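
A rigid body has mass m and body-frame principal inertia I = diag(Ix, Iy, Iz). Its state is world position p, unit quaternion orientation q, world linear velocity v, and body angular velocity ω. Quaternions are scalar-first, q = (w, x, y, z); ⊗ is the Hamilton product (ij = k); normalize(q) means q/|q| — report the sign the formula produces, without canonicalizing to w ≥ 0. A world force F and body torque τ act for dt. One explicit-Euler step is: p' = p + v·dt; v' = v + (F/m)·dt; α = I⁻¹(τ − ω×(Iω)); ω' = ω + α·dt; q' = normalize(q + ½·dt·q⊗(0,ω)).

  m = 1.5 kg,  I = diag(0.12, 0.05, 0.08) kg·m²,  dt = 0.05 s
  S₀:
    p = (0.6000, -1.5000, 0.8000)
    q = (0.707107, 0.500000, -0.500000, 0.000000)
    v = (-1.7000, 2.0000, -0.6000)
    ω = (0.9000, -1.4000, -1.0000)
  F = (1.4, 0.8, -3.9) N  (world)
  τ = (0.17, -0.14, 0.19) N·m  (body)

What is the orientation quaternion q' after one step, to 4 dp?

q' = (0.6776, 0.5278, -0.5116, -0.0239)

2q̇ = q⊗(0,ω) = (-1.1500000, 1.1363963, -0.4899498, -0.9571070)
q + ½dt·q⊗(0,ω), renormalized = (0.6776, 0.5278, -0.5116, -0.0239)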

** Activity **
Reproduce the complete data exactly as presented above.

** Result **
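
A rigid body has mass m and body-frame principal inertia I = diag(Ix, Iy, Iz). Its state is world position p, unit quaternion orientation q, world linear velocity v, and body angular velocity ω. Quaternions are scalar-first, q = (w, x, y, z); ⊗ is the Hamilton product (ij = k); normalize(q) means q/|q| — report the sign the formula produces, without canonicalizing to w ≥ 0. A world force F and body torque τ act for dt. One explicit-Euler step is: p' = p + v·dt; v' = v + (F/m)·dt; α = I⁻¹(τ − ω×(Iω)); ω' = ω + α·dt; q' = normalize(q + ½·dt·q⊗(0,ω)).

  m = 1.5 kg,  I = diag(0.12, 0.05, 0.08) kg·m²,  dt = 0.05 s
  S₀:
    p = (0.6000, -1.5000, 0.8000)
    q = (0.707107, 0.500000, -0.500000, 0.000000)
    v = (-1.7000, 2.0000, -0.6000)
    ω = (0.9000, -1.4000, -1.0000)
  F = (1.4, 0.8, -3.9) N  (world)
  τ = (0.17, -0.14, 0.19) N·m  (body)

What is the orientation quaternion q' after one step, to 4 dp?

q' = (0.6776, 0.5278, -0.5116, -0.0239)

2q̇ = q⊗(0,ω) = (-1.1500000, 1.1363963, -0.4899498, -0.9571070)
q + ½dt·q⊗(0,ω), renormalized = (0.6776, 0.5278, -0.5116, -0.0239)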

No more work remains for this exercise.